- _Your objective_: Every line containing the word "Iteratively" is to be copied from the data below.
··· Data provided ···
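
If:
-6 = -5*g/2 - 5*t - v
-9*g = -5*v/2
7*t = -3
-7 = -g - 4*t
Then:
No Solution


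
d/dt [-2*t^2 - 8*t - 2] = -4*t - 8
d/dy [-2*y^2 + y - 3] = 1 - 4*y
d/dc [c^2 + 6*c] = 2*c + 6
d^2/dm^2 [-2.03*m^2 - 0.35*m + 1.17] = -4.06000000000000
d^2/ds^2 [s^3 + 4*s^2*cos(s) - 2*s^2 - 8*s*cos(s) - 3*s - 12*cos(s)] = -4*s^2*cos(s) - 16*s*sin(s) + 8*s*cos(s) + 6*s + 16*sin(s) + 20*cos(s) - 4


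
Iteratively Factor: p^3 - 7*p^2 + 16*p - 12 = (p - 2)*(p^2 - 5*p + 6) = (p - 2)^2*(p - 3)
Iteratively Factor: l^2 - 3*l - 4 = (l - 4)*(l + 1)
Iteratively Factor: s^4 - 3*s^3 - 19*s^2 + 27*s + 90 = (s - 3)*(s^3 - 19*s - 30) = (s - 3)*(s + 3)*(s^2 - 3*s - 10) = (s - 5)*(s - 3)*(s + 3)*(s + 2)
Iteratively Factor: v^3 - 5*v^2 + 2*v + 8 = (v + 1)*(v^2 - 6*v + 8) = (v - 2)*(v + 1)*(v - 4)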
···
- _Answer to this problem_:
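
Iteratively Factor: p^3 - 7*p^2 + 16*p - 12 = (p - 2)*(p^2 - 5*p + 6) = (p - 2)^2*(p - 3)
Iteratively Factor: l^2 - 3*l - 4 = (l - 4)*(l + 1)
Iteratively Factor: s^4 - 3*s^3 - 19*s^2 + 27*s + 90 = (s - 3)*(s^3 - 19*s - 30) = (s - 3)*(s + 3)*(s^2 - 3*s - 10) = (s - 5)*(s - 3)*(s + 3)*(s + 2)
Iteratively Factor: v^3 - 5*v^2 + 2*v + 8 = (v + 1)*(v^2 - 6*v + 8) = (v - 2)*(v + 1)*(v - 4)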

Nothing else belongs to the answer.